▶ THE PROBLEM: Begin with the first line of the entries below and reproduce each line exactly, ending with the line that holds "dofodatw / dofodtwum".
+++ SOURCE INFORMATION +++
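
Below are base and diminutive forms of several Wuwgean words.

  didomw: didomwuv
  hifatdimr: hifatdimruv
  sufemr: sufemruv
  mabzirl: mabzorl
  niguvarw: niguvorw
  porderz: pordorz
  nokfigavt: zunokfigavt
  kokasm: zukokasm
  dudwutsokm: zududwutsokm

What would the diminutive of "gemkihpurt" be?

gemkihport

"gemkihpurt" has second-to-last letter 'r'. The stems whose second-to-last letter is 'r' (mabzirl → mabzorl, niguvarw → niguvorw, porderz → pordorz) change the last vowel to 'o'.
So gemkihpurt → gemkihport.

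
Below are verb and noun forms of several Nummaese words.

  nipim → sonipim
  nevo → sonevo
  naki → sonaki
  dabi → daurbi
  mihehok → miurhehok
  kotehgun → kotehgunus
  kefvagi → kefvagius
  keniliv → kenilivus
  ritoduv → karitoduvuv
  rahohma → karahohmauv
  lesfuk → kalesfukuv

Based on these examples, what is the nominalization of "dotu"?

naki and dabi both end in -i yet inflect differently (sonaki, daurbi), so the final letter is not what conditions the rule; the first letter is.
"dotu" begins with d-. The one such stem in the data (dabi → daurbi) inserts -ur- after the first vowel (as does mihehok), so the same rule applies.
So dotu → dourtu.

dourtu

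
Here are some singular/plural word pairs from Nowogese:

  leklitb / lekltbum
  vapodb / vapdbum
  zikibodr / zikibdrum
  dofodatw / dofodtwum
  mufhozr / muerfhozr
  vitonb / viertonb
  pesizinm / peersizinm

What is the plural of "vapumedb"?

vapumdbum

zikibodr and mufhozr both end in -r yet inflect differently (zikibdrum, muerfhozr), so the final letter is not what conditions the rule; the second-to-last letter is.
"vapumedb" has second-to-last letter 'd'. The stems whose second-to-last letter is 'd' (vapodb → vapdbum, zikibodr → zikibdrum) delete the last vowel and add -um.
So vapumedb → vapumdbum.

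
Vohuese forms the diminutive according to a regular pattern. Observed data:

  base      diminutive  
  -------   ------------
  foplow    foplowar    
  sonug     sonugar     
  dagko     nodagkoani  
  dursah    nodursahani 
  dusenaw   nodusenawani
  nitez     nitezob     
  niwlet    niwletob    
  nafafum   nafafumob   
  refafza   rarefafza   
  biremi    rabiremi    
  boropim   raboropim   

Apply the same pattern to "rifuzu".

"rifuzu" begins with r-. The one such stem in the data (refafza → rarefafza) adds the prefix ra-, so the same rule applies.
The other patterns: stems beginning with f- or s- add -ar; stems beginning with d- add no- … -ani around the stem; stems beginning with n- add -ob.
So rifuzu → rarifuzu.

rarifuzu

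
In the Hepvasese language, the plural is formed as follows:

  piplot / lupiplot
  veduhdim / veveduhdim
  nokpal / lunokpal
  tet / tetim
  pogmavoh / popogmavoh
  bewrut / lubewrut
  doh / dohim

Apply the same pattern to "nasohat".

tet and piplot both end in -t yet inflect differently (tetim, lupiplot), so the final letter is not what conditions the rule; the number of vowels is.
"nasohat" has 3 vowels. The stems with 3 vowels (pogmavoh → popogmavoh, veduhdim → veveduhdim) repeat the first consonant+vowel as a prefix.
The other patterns: stems with 1 vowel add -im; stems with 2 vowels add the prefix lu-.
So nasohat → nanasohat.

nanasohat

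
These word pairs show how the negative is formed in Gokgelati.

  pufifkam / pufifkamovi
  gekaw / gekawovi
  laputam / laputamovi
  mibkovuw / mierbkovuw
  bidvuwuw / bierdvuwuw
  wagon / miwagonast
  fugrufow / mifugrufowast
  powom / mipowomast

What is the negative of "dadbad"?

dadbadovi

gekaw and mibkovuw both end in -w yet inflect differently (gekawovi, mierbkovuw), so the final letter is not what conditions the rule; the last vowel is.
"dadbad" has last vowel 'a'. The stems whose last vowel is 'a' (pufifkam → pufifkamovi, gekaw → gekawovi, laputam → laputamovi) add -ovi.
The other patterns: stems whose last vowel is 'u' insert -er- after the first vowel; stems whose last vowel is 'o' add mi- … -ast around the stem.
So dadbad → dadbadovi.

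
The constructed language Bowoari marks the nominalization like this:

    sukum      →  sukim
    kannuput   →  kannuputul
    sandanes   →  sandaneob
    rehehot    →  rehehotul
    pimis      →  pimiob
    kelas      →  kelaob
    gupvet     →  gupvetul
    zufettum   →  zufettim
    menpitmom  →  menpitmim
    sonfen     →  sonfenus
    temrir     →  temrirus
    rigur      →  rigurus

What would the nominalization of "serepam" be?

kannuput and zufettum both have last vowel 'u' yet inflect differently (kannuputul, zufettim), so the last vowel is not what conditions the rule; the final letter is.
"serepam" ends in -m. The stems ending in -m (zufettum → zufettim, menpitmom → menpitmim, sukum → sukim) change the last vowel to 'i'.
The other patterns: stems ending in -t add -ul; stems ending in -s drop the final letter and add -ob; stems ending in -n or -r add -us.
So serepam → serepim.

serepim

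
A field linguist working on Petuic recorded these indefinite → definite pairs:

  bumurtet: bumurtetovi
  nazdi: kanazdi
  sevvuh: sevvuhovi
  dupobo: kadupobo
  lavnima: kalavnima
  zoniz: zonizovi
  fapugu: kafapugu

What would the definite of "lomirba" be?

nazdi and zoniz both have last vowel 'i' yet inflect differently (kanazdi, zonizovi), so the last vowel is not what conditions the rule; whether the stem ends in a vowel or a consonant is.
"lomirba" ends in a vowel. The stems ending in a vowel (dupobo → kadupobo, fapugu → kafapugu, nazdi → kanazdi) add the prefix ka-.
So lomirba → kalomirba.

kalomirba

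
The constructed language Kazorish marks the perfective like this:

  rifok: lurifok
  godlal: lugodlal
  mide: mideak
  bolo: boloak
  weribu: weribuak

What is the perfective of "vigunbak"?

luvigunbak

"vigunbak" ends in a consonant. The stems ending in a consonant (rifok → lurifok, godlal → lugodlal) add the prefix lu-.
The other pattern: stems ending in a vowel add -ak.
So vigunbak → luvigunbak.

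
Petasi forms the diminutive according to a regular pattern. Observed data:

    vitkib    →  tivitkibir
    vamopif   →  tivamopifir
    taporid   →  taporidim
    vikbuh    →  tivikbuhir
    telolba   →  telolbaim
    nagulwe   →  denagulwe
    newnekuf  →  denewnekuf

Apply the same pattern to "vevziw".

tivevziwir

vamopif and newnekuf both end in -f yet inflect differently (tivamopifir, denewnekuf), so the final letter is not what conditions the rule; the first letter is.
"vevziw" begins with v-. The stems beginning with v- (vikbuh → tivikbuhir, vamopif → tivamopifir, vitkib → tivitkibir) add ti- … -ir around the stem.
The other patterns: stems beginning with t- add -im; stems beginning with n- add the prefix de-.
So vevziw → tivevziwir.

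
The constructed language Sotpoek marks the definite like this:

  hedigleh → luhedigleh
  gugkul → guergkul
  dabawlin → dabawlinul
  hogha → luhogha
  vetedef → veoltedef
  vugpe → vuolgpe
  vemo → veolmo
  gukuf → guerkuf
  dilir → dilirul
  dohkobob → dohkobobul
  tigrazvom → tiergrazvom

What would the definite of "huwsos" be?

luhuwsos

vetedef and gukuf both end in -f yet inflect differently (veoltedef, guerkuf), so the final letter is not what conditions the rule; the first letter is.
"huwsos" begins with h-. The stems beginning with h- (hogha → luhogha, hedigleh → luhedigleh) add the prefix lu-.
The other patterns: stems beginning with d- add -ul; stems beginning with v- insert -ol- after the first vowel; stems beginning with g- or t- insert -er- after the first vowel.
So huwsos → luhuwsos.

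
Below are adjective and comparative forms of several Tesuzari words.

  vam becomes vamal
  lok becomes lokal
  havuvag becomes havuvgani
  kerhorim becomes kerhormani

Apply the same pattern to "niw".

vam and kerhorim both end in -m yet inflect differently (vamal, kerhormani), so the final letter is not what conditions the rule; the number of vowels is.
"niw" has 1 vowel. The stems with 1 vowel (vam → vamal, lok → lokal) add -al.
So niw → niwal.

niwal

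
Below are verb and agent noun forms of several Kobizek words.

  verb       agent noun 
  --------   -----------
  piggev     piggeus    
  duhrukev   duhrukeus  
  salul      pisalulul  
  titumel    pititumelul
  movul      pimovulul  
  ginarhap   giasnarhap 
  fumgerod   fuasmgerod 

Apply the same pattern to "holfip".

hoaslfip

piggev and titumel both have last vowel 'e' yet inflect differently (piggeus, pititumelul), so the last vowel is not what conditions the rule; the final letter is.
"holfip" ends in -p. The one such stem in the data (ginarhap → giasnarhap) inserts -as- after the first vowel (as does fumgerod), so the same rule applies.
The other patterns: stems ending in -v drop the final letter and add -us; stems ending in -l add pi- … -ul around the stem.
So holfip → hoaslfip.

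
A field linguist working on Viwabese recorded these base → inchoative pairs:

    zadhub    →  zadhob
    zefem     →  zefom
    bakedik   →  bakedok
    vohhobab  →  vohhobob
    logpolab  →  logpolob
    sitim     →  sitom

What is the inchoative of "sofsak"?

sofsok

Every pair shown (zadhub → zadhob, zefem → zefom, bakedik → bakedok, …) follows the same rule: change the last vowel to 'o'.
So sofsak → sofsok.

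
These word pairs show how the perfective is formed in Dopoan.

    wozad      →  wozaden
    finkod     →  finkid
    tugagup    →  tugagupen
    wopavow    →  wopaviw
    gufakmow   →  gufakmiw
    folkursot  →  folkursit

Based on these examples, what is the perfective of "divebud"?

"divebud" has last vowel 'u'. The one such stem in the data (tugagup → tugagupen) adds -en, so the same rule applies.
So divebud → divebuden.

divebuden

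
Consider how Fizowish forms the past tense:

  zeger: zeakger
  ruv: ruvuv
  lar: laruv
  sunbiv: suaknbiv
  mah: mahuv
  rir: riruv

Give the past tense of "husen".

huaksen

ruv and sunbiv both end in -v yet inflect differently (ruvuv, suaknbiv), so the final letter is not what conditions the rule; the number of vowels is.
"husen" has 2 vowels. The stems with 2 vowels (sunbiv → suaknbiv, zeger → zeakger) insert -ak- after the first vowel.
The other pattern: stems with 1 vowel add -uv.
So husen → huaksen.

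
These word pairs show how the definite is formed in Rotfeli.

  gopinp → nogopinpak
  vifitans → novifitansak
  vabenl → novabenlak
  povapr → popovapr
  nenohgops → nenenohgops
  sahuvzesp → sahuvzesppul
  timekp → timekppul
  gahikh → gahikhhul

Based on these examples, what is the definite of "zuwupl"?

"zuwupl" has second-to-last letter 'p'. The stems whose second-to-last letter is 'p' (povapr → popovapr, nenohgops → nenenohgops) repeat the first consonant+vowel as a prefix.
So zuwupl → zuzuwupl.

zuzuwupl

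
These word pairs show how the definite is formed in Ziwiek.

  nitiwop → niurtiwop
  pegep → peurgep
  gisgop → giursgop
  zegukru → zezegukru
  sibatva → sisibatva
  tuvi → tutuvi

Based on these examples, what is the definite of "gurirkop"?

"gurirkop" ends in a consonant. The stems ending in a consonant (nitiwop → niurtiwop, pegep → peurgep, gisgop → giursgop) insert -ur- after the first vowel.
The other pattern: stems ending in a vowel repeat the first consonant+vowel as a prefix.
So gurirkop → guurrirkop.

guurrirkop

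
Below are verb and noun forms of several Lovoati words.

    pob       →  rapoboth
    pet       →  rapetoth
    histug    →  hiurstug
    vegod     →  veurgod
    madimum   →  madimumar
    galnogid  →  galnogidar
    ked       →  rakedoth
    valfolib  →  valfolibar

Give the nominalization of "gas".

"gas" has 1 vowel. The stems with 1 vowel (ked → rakedoth, pob → rapoboth, pet → rapetoth) add ra- … -oth around the stem.
So gas → ragasoth.

ragasoth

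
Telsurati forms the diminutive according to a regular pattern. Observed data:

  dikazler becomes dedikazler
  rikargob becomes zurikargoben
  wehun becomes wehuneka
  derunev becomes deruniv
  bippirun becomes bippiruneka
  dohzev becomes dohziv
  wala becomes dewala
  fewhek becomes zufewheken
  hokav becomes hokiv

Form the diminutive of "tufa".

detufa

derunev and fewhek both have last vowel 'e' yet inflect differently (deruniv, zufewheken), so the last vowel is not what conditions the rule; the final letter is.
"tufa" ends in -a. The one such stem in the data (wala → dewala) adds the prefix de-, so the same rule applies.
So tufa → detufa.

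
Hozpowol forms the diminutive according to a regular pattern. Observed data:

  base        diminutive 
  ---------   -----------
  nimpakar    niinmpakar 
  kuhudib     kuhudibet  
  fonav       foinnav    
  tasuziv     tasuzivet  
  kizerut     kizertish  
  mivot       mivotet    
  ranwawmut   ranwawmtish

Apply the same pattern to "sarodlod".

"sarodlod" has last vowel 'o'. The one such stem in the data (mivot → mivotet) adds -et, so the same rule applies.
So sarodlod → sarodlodet.

sarodlodet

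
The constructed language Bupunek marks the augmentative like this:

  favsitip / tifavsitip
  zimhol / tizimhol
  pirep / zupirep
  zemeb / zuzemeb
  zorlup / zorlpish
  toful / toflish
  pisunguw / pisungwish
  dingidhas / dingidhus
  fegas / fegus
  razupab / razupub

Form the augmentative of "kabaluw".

favsitip and pirep both end in -p yet inflect differently (tifavsitip, zupirep), so the final letter is not what conditions the rule; the last vowel is.
"kabaluw" has last vowel 'u'. The stems whose last vowel is 'u' (zorlup → zorlpish, toful → toflish, pisunguw → pisungwish) delete the last vowel and add -ish.
So kabaluw → kabalwish.

kabalwish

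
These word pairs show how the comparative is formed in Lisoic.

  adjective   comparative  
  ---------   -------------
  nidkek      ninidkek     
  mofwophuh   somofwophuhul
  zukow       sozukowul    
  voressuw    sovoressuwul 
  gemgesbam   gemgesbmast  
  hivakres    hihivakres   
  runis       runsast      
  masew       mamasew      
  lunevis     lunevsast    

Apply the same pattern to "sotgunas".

runis and hivakres both end in -s yet inflect differently (runsast, hihivakres), so the final letter is not what conditions the rule; the last vowel is.
"sotgunas" has last vowel 'a'. The one such stem in the data (gemgesbam → gemgesbmast) deletes the last vowel and adds -ast (as do runis, lunevis), so the same rule applies.
The other patterns: stems whose last vowel is 'e' repeat the first consonant+vowel as a prefix; stems whose last vowel is 'o' or 'u' add so- … -ul around the stem.
So sotgunas → sotgunsast.

sotgunsast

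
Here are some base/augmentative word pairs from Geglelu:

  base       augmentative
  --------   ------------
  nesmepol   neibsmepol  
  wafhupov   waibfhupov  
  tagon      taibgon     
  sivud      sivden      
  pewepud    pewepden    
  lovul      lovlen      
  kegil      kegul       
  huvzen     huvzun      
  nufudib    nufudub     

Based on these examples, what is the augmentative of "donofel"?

donoful

nesmepol and lovul both end in -l yet inflect differently (neibsmepol, lovlen), so the final letter is not what conditions the rule; the last vowel is.
"donofel" has last vowel 'e'. The one such stem in the data (huvzen → huvzun) changes the last vowel to 'u' (as do kegil, nufudib), so the same rule applies.
So donofel → donoful.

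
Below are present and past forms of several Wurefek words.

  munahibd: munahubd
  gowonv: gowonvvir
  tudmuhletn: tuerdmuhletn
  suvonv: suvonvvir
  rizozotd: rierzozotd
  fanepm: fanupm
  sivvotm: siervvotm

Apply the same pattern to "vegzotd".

"vegzotd" has second-to-last letter 't'. The stems whose second-to-last letter is 't' (sivvotm → siervvotm, rizozotd → rierzozotd, tudmuhletn → tuerdmuhletn) insert -er- after the first vowel.
The other patterns: stems whose second-to-last letter is 'n' double the final consonant and add -ir; stems whose second-to-last letter is 'b' or 'p' change the last vowel to 'u'.
So vegzotd → veergzotd.

veergzotd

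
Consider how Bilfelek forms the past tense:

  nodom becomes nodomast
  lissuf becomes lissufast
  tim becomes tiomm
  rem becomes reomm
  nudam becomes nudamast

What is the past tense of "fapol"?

tim and nodom both end in -m yet inflect differently (tiomm, nodomast), so the final letter is not what conditions the rule; the number of vowels is.
"fapol" has 2 vowels. The stems with 2 vowels (nodom → nodomast, lissuf → lissufast, nudam → nudamast) add -ast.
The other pattern: stems with 1 vowel insert -om- after the first vowel.
So fapol → fapolast.

fapolast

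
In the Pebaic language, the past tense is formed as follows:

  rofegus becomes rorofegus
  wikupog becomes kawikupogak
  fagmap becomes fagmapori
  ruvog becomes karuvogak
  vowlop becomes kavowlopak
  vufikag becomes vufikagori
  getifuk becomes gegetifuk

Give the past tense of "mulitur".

mumulitur

"mulitur" has last vowel 'u'. The stems whose last vowel is 'u' (rofegus → rorofegus, getifuk → gegetifuk) repeat the first consonant+vowel as a prefix.
The other patterns: stems whose last vowel is 'a' add -ori; stems whose last vowel is 'o' add ka- … -ak around the stem.
So mulitur → mumulitur.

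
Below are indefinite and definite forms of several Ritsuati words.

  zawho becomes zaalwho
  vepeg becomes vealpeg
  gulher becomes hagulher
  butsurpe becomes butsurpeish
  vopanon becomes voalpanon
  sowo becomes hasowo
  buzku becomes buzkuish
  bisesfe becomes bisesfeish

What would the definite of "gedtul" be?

sowo and zawho both end in -o yet inflect differently (hasowo, zaalwho), so the final letter is not what conditions the rule; the first letter is.
"gedtul" begins with g-. The one such stem in the data (gulher → hagulher) adds the prefix ha-, so the same rule applies.
The other patterns: stems beginning with b- add -ish; stems beginning with v- or z- insert -al- after the first vowel.
So gedtul → hagedtul.

hagedtul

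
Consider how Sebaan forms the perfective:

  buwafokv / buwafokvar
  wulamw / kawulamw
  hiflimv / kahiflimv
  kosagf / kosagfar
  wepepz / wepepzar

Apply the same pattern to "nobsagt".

nobsagtar

hiflimv and buwafokv both end in -v yet inflect differently (kahiflimv, buwafokvar), so the final letter is not what conditions the rule; the second-to-last letter is.
"nobsagt" has second-to-last letter 'g'. The one such stem in the data (kosagf → kosagfar) adds -ar, so the same rule applies.
So nobsagt → nobsagtar.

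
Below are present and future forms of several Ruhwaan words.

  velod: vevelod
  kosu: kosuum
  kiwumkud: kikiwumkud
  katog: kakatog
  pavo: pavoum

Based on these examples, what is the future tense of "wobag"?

"wobag" ends in a consonant. The stems ending in a consonant (katog → kakatog, kiwumkud → kikiwumkud, velod → vevelod) repeat the first consonant+vowel as a prefix.
The other pattern: stems ending in a vowel add -um.
So wobag → wowobag.

wowobag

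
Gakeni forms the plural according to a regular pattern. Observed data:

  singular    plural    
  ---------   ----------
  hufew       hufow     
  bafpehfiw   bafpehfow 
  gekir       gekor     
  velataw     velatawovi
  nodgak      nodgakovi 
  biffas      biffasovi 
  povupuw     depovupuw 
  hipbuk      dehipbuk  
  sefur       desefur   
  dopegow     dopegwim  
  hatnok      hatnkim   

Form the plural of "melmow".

"melmow" has last vowel 'o'. The stems whose last vowel is 'o' (dopegow → dopegwim, hatnok → hatnkim) delete the last vowel and add -im.
So melmow → melmwim.

melmwim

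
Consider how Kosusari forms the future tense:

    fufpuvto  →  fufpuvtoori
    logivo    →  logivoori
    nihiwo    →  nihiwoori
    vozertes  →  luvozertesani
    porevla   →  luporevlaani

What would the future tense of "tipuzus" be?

fufpuvto and vozertes both have 3 vowels yet inflect differently (fufpuvtoori, luvozertesani), so the number of vowels is not what conditions the rule; the final letter is.
"tipuzus" ends in -s. The one such stem in the data (vozertes → luvozertesani) adds lu- … -ani around the stem, so the same rule applies.
The other pattern: stems ending in -o add -ori.
So tipuzus → lutipuzusani.

lutipuzusani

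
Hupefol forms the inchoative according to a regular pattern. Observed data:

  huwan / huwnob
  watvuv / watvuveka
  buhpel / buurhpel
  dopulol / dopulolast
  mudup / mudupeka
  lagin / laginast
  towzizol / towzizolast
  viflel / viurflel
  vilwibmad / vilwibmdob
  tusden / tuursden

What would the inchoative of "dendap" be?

"dendap" has last vowel 'a'. The stems whose last vowel is 'a' (vilwibmad → vilwibmdob, huwan → huwnob) delete the last vowel and add -ob.
The other patterns: stems whose last vowel is 'u' add -eka; stems whose last vowel is 'e' insert -ur- after the first vowel; stems whose last vowel is 'i' or 'o' add -ast.
So dendap → dendpob.

dendpob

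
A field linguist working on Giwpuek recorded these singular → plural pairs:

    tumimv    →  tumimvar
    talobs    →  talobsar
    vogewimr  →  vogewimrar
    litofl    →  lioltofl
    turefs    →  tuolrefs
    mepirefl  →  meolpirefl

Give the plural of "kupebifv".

kuolpebifv

turefs and talobs both end in -s yet inflect differently (tuolrefs, talobsar), so the final letter is not what conditions the rule; the second-to-last letter is.
"kupebifv" has second-to-last letter 'f'. The stems whose second-to-last letter is 'f' (mepirefl → meolpirefl, turefs → tuolrefs, litofl → lioltofl) insert -ol- after the first vowel.
So kupebifv → kuolpebifv.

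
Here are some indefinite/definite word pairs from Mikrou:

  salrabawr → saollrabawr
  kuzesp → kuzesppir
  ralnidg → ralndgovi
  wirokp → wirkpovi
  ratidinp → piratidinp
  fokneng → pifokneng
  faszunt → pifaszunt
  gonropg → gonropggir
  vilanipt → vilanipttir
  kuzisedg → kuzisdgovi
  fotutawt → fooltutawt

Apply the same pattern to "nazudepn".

faszunt and fotutawt both end in -t yet inflect differently (pifaszunt, fooltutawt), so the final letter is not what conditions the rule; the second-to-last letter is.
"nazudepn" has second-to-last letter 'p'. The stems whose second-to-last letter is 'p' (gonropg → gonropggir, vilanipt → vilanipttir) double the final consonant and add -ir.
The other patterns: stems whose second-to-last letter is 'n' add the prefix pi-; stems whose second-to-last letter is 'w' insert -ol- after the first vowel; stems whose second-to-last letter is 'd' or 'k' delete the last vowel and add -ovi.
So nazudepn → nazudepnnir.

nazudepnnir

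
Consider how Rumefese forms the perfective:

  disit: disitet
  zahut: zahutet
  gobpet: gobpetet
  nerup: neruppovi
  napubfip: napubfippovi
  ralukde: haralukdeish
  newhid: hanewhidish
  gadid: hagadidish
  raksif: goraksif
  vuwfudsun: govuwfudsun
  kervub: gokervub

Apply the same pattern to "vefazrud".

zahut and nerup both have last vowel 'u' yet inflect differently (zahutet, neruppovi), so the last vowel is not what conditions the rule; the final letter is.
"vefazrud" ends in -d. The stems ending in -d (newhid → hanewhidish, gadid → hagadidish) add ha- … -ish around the stem.
So vefazrud → havefazrudish.

havefazrudish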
+++
▶ SOLUTION TO THIS TASK:
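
Below are base and diminutive forms of several Wuwgean words.

  didomw: didomwuv
  hifatdimr: hifatdimruv
  sufemr: sufemruv
  mabzirl: mabzorl
  niguvarw: niguvorw
  porderz: pordorz
  nokfigavt: zunokfigavt
  kokasm: zukokasm
  dudwutsokm: zududwutsokm

What would the diminutive of "gemkihpurt" be?

gemkihport

"gemkihpurt" has second-to-last letter 'r'. The stems whose second-to-last letter is 'r' (mabzirl → mabzorl, niguvarw → niguvorw, porderz → pordorz) change the last vowel to 'o'.
So gemkihpurt → gemkihport.

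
Below are verb and noun forms of several Nummaese words.

  nipim → sonipim
  nevo → sonevo
  naki → sonaki
  dabi → daurbi
  mihehok → miurhehok
  kotehgun → kotehgunus
  kefvagi → kefvagius
  keniliv → kenilivus
  ritoduv → karitoduvuv
  rahohma → karahohmauv
  lesfuk → kalesfukuv

Based on these examples, what is the nominalization of "dotu"?

naki and dabi both end in -i yet inflect differently (sonaki, daurbi), so the final letter is not what conditions the rule; the first letter is.
"dotu" begins with d-. The one such stem in the data (dabi → daurbi) inserts -ur- after the first vowel (as does mihehok), so the same rule applies.
So dotu → dourtu.

dourtu

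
Here are some singular/plural word pairs from Nowogese:

  leklitb / lekltbum
  vapodb / vapdbum
  zikibodr / zikibdrum
  dofodatw / dofodtwum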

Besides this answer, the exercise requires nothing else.